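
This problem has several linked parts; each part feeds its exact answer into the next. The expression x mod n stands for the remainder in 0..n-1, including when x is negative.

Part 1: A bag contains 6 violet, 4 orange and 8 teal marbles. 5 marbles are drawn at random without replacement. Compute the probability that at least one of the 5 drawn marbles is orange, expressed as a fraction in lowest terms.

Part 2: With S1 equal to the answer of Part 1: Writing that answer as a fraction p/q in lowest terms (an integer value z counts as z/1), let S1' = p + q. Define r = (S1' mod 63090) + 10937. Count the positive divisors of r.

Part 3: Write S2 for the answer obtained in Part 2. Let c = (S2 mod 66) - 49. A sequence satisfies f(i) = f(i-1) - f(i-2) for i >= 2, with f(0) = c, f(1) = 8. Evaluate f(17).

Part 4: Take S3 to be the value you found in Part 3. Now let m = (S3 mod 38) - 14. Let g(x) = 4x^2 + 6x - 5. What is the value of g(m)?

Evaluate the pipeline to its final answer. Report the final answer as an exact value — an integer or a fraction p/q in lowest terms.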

#### [Exercise requirements]
All that should appear in the response is the run of lines from the first line of the entries through the line containing "Part 3: Write", copied exactly.

#### [Response to the task]
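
This problem has several linked parts; each part feeds its exact answer into the next. The expression x mod n stands for the remainder in 0..n-1, including when x is negative.

Part 1: A bag contains 6 violet, 4 orange and 8 teal marbles. 5 marbles are drawn at random without replacement. Compute the probability that at least one of the 5 drawn marbles is orange, expressed as a fraction in lowest terms.

Part 2: With S1 equal to the answer of Part 1: Writing that answer as a fraction p/q in lowest terms (an integer value z counts as z/1), let S1' = p + q. Define r = (S1' mod 63090) + 10937. Count the positive divisors of r.

Part 3: Write S2 for the answer obtained in Part 2. Let c = (S2 mod 66) - 49. A sequence satisfies f(i) = f(i-1) - f(i-2) for i >= 2, with f(0) = c, f(1) = 8. Evaluate f(17).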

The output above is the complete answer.